Work order -
Each line of the data should be transcribed exactly as given.

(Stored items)
-- Opening Marker --

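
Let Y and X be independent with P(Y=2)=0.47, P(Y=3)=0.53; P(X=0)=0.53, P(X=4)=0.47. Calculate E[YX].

E[YX] = Σ_y Σ_x yx · P(Y=y)P(X=x)
 = 0·0.2491 + 8·0.2209 + 0·0.2809 + 12·0.2491
 = 0 + 1.7672 + 0 + 2.9892
 = 4.7564

4.7564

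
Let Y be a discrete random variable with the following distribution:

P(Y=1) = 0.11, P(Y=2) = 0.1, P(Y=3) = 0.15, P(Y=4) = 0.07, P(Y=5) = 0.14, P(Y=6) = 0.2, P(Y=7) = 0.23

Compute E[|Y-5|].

E[|Y-5|] = Σ |y-5|·P(Y=y)
 = 4·0.11 + 3·0.1 + 2·0.15 + 1·0.07 + 0·0.14 + 1·0.2 + 2·0.23
 = 0.44 + 0.3 + 0.3 + 0.07 + 0 + 0.2 + 0.46
 = 1.77

1.77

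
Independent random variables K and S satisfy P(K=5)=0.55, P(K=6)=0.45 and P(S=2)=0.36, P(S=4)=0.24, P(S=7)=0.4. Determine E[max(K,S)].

6.07

E[max(K,S)] = Σ_k Σ_s max(k,s) · P(K=k)P(S=s)
 = 5·0.198 + 5·0.132 + 7·0.22 + 6·0.162 + 6·0.108 + 7·0.18
 = 0.99 + 0.66 + 1.54 + 0.972 + 0.648 + 1.26
 = 6.07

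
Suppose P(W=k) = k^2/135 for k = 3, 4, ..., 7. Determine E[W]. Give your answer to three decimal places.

E[W] = Σ w·P(W=w)
 = 3·1/15 + 4·16/135 + 5·5/27 + 6·4/15 + 7·49/135
 = 1/5 + 64/135 + 25/27 + 8/5 + 343/135
 = 155/27

5.741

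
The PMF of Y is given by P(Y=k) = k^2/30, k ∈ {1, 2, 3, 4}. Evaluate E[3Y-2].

E[3Y-2] = Σ (3y-2)·P(Y=y)
 = 1·1/30 + 4·2/15 + 7·3/10 + 10·8/15
 = 1/30 + 8/15 + 21/10 + 16/3
 = 8

8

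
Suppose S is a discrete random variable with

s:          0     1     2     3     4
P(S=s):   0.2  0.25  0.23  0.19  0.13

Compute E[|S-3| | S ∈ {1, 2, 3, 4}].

1.075

P(S ∈ {1, 2, 3, 4}) = 0.25 + 0.23 + 0.19 + 0.13 = 0.8.
E[|S-3| | S ∈ {1, 2, 3, 4}] = [2·0.25 + 1·0.23 + 0·0.19 + 1·0.13] / 0.8
 = 0.86 / 0.8
 = 43/40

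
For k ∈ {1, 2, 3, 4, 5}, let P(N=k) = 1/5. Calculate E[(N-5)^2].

6

E[(N-5)^2] = Σ (n-5)^2·P(N=n)
 = 16·1/5 + 9·1/5 + 4·1/5 + 1·1/5 + 0·1/5
 = 16/5 + 9/5 + 4/5 + 1/5 + 0
 = 6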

-- Closing Marker --

Exercise answer -
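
Let Y and X be independent with P(Y=2)=0.47, P(Y=3)=0.53; P(X=0)=0.53, P(X=4)=0.47. Calculate E[YX].

E[YX] = Σ_y Σ_x yx · P(Y=y)P(X=x)
 = 0·0.2491 + 8·0.2209 + 0·0.2809 + 12·0.2491
 = 0 + 1.7672 + 0 + 2.9892
 = 4.7564

4.7564

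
Let Y be a discrete random variable with the following distribution:

P(Y=1) = 0.11, P(Y=2) = 0.1, P(Y=3) = 0.15, P(Y=4) = 0.07, P(Y=5) = 0.14, P(Y=6) = 0.2, P(Y=7) = 0.23

Compute E[|Y-5|].

E[|Y-5|] = Σ |y-5|·P(Y=y)
 = 4·0.11 + 3·0.1 + 2·0.15 + 1·0.07 + 0·0.14 + 1·0.2 + 2·0.23
 = 0.44 + 0.3 + 0.3 + 0.07 + 0 + 0.2 + 0.46
 = 1.77

1.77

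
Independent random variables K and S satisfy P(K=5)=0.55, P(K=6)=0.45 and P(S=2)=0.36, P(S=4)=0.24, P(S=7)=0.4. Determine E[max(K,S)].

6.07

E[max(K,S)] = Σ_k Σ_s max(k,s) · P(K=k)P(S=s)
 = 5·0.198 + 5·0.132 + 7·0.22 + 6·0.162 + 6·0.108 + 7·0.18
 = 0.99 + 0.66 + 1.54 + 0.972 + 0.648 + 1.26
 = 6.07

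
Suppose P(W=k) = k^2/135 for k = 3, 4, ..., 7. Determine E[W]. Give your answer to three decimal places.

E[W] = Σ w·P(W=w)
 = 3·1/15 + 4·16/135 + 5·5/27 + 6·4/15 + 7·49/135
 = 1/5 + 64/135 + 25/27 + 8/5 + 343/135
 = 155/27

5.741

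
The PMF of Y is given by P(Y=k) = k^2/30, k ∈ {1, 2, 3, 4}. Evaluate E[3Y-2].

E[3Y-2] = Σ (3y-2)·P(Y=y)
 = 1·1/30 + 4·2/15 + 7·3/10 + 10·8/15
 = 1/30 + 8/15 + 21/10 + 16/3
 = 8

8

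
Suppose S is a discrete random variable with

s:          0     1     2     3     4
P(S=s):   0.2  0.25  0.23  0.19  0.13

Compute E[|S-3| | S ∈ {1, 2, 3, 4}].

1.075

P(S ∈ {1, 2, 3, 4}) = 0.25 + 0.23 + 0.19 + 0.13 = 0.8.
E[|S-3| | S ∈ {1, 2, 3, 4}] = [2·0.25 + 1·0.23 + 0·0.19 + 1·0.13] / 0.8
 = 0.86 / 0.8
 = 43/40

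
For k ∈ {1, 2, 3, 4, 5}, let P(N=k) = 1/5. Calculate E[(N-5)^2].

6

E[(N-5)^2] = Σ (n-5)^2·P(N=n)
 = 16·1/5 + 9·1/5 + 4·1/5 + 1·1/5 + 0·1/5
 = 16/5 + 9/5 + 4/5 + 1/5 + 0
 = 6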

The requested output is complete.